**Brief**
Report the number of lines in the data below where the string "Interior" shows up, and only that number.

Stored items
╭──

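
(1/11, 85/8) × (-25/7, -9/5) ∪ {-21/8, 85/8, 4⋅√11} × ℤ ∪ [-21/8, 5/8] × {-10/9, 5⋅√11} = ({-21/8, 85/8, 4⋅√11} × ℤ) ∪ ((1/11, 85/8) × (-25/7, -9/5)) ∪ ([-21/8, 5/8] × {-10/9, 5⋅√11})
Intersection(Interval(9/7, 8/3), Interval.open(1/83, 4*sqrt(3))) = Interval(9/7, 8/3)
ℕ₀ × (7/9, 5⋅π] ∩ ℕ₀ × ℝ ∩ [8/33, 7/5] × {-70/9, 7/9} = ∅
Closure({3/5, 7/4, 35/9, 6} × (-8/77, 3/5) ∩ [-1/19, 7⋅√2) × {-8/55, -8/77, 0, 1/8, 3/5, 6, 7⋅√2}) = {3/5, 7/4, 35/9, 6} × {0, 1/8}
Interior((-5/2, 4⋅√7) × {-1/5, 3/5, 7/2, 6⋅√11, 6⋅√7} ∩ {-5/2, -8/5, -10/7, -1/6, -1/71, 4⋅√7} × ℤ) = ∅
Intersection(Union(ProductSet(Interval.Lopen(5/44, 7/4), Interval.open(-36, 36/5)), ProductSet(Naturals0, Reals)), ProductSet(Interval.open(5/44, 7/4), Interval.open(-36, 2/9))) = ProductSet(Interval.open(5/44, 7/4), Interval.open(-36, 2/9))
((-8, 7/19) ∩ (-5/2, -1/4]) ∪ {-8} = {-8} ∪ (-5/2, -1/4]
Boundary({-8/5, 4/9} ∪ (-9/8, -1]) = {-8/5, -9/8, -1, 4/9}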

╰──
╭──

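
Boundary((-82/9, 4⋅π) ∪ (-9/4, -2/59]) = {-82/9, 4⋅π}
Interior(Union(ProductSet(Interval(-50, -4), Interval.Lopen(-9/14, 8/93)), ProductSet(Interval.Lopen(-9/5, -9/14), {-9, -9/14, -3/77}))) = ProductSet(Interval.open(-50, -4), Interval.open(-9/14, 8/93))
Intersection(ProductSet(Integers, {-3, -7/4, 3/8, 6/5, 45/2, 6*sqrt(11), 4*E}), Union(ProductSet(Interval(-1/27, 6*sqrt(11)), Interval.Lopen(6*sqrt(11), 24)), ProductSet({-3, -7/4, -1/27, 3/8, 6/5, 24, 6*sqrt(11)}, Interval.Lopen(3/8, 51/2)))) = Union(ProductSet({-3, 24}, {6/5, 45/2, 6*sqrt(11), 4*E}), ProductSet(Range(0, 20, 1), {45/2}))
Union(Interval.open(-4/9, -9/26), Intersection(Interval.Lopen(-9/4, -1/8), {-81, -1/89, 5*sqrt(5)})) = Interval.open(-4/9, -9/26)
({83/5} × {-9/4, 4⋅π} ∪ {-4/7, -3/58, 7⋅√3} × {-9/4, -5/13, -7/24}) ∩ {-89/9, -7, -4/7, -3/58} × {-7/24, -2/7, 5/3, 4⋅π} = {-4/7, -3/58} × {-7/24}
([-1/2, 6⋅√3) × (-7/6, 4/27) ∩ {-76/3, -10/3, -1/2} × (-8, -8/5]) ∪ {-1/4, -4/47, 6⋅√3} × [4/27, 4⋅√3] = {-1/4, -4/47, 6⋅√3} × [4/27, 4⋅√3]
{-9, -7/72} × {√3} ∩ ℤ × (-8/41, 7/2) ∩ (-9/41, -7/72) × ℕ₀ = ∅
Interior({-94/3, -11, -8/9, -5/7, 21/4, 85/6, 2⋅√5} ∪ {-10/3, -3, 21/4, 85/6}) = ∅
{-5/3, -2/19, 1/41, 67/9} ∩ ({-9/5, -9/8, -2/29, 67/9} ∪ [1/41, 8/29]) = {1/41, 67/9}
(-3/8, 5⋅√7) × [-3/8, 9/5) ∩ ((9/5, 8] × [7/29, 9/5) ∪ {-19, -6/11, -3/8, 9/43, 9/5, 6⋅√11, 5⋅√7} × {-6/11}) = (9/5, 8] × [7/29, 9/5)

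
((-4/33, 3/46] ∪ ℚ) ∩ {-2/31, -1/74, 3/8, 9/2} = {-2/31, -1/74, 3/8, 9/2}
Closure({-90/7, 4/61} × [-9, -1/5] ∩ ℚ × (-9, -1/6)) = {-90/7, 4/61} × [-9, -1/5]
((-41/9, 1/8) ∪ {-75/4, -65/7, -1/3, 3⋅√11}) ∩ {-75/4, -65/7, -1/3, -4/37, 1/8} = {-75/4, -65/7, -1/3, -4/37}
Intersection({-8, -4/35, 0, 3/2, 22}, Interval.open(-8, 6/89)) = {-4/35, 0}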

╰──

**Solution**
3